#### Data:
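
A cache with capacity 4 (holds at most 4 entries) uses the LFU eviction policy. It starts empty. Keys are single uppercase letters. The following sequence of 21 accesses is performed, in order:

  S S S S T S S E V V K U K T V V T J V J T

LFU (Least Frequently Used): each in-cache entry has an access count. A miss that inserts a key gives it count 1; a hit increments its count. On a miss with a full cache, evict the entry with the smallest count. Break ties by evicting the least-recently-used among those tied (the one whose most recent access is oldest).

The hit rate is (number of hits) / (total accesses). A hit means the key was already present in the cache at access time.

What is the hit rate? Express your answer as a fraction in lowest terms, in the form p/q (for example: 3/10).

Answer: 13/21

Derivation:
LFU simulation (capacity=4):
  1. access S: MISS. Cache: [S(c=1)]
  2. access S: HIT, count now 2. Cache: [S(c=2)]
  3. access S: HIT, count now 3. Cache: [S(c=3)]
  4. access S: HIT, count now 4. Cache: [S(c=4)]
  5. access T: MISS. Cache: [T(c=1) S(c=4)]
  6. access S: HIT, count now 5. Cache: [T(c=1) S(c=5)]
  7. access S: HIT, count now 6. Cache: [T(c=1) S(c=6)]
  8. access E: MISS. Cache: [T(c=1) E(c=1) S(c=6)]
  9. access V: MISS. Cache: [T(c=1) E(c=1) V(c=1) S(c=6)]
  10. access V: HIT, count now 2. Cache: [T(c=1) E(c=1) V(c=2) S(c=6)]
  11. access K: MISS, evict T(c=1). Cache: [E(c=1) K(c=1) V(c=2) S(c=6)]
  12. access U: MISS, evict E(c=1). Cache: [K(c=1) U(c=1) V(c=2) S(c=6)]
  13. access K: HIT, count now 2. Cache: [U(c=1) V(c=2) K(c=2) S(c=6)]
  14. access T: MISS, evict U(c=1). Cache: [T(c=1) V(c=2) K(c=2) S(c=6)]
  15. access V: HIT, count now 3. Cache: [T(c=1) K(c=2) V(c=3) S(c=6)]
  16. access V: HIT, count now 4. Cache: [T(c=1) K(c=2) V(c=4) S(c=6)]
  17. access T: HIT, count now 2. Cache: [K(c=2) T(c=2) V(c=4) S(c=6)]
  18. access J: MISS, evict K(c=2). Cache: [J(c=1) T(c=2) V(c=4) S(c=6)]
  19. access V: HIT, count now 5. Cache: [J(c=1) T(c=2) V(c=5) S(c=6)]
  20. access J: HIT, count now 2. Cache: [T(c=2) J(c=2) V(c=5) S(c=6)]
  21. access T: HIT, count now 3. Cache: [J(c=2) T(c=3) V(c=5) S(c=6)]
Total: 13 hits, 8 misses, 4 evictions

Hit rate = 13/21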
* * *
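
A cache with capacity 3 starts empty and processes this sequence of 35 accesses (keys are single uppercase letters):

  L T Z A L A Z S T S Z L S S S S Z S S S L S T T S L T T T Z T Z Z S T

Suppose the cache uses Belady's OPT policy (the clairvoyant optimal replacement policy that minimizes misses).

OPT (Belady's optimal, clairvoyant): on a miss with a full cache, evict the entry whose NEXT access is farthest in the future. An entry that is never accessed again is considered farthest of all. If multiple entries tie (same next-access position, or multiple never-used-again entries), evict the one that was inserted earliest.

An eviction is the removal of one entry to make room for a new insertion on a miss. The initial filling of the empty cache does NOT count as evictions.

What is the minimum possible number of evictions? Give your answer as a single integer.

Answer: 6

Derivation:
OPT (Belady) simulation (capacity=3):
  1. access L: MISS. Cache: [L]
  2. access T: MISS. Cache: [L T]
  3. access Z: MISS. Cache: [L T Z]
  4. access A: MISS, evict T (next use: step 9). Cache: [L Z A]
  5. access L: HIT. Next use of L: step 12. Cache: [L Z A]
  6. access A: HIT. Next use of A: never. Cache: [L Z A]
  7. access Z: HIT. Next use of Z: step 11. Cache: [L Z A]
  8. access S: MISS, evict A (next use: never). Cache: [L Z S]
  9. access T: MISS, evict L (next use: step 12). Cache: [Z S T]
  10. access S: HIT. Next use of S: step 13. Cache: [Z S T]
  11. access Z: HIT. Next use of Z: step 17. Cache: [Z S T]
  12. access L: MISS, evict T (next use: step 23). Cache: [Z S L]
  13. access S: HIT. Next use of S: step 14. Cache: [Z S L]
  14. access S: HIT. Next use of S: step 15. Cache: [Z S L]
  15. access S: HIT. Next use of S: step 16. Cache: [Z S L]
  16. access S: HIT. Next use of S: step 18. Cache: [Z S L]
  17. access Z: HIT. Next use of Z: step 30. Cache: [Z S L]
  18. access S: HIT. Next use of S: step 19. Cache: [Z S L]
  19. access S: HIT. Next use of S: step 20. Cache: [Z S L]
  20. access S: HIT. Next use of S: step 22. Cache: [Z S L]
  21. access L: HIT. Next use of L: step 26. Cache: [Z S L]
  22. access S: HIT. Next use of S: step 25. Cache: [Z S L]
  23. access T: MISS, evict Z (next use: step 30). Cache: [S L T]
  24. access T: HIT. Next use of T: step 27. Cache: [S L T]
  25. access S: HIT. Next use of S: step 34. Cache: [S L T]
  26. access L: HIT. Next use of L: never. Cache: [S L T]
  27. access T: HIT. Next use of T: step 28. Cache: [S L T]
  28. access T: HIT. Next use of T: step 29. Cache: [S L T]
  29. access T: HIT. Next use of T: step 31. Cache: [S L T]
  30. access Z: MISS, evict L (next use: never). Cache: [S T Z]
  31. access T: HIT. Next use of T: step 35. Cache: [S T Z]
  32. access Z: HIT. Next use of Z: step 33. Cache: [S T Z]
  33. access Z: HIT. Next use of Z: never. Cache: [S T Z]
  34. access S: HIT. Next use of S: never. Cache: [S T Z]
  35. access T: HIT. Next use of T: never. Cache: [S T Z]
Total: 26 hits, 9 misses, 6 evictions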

#### Work order:
Please copy the lines above from the line with "A cache with capacity 3" up to and including the line with "An eviction is", exactly as written and with nothing else.

#### The completed task:
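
A cache with capacity 3 starts empty and processes this sequence of 35 accesses (keys are single uppercase letters):

  L T Z A L A Z S T S Z L S S S S Z S S S L S T T S L T T T Z T Z Z S T

Suppose the cache uses Belady's OPT policy (the clairvoyant optimal replacement policy that minimizes misses).

OPT (Belady's optimal, clairvoyant): on a miss with a full cache, evict the entry whose NEXT access is farthest in the future. An entry that is never accessed again is considered farthest of all. If multiple entries tie (same next-access position, or multiple never-used-again entries), evict the one that was inserted earliest.

An eviction is the removal of one entry to make room for a new insertion on a miss. The initial filling of the empty cache does NOT count as evictions.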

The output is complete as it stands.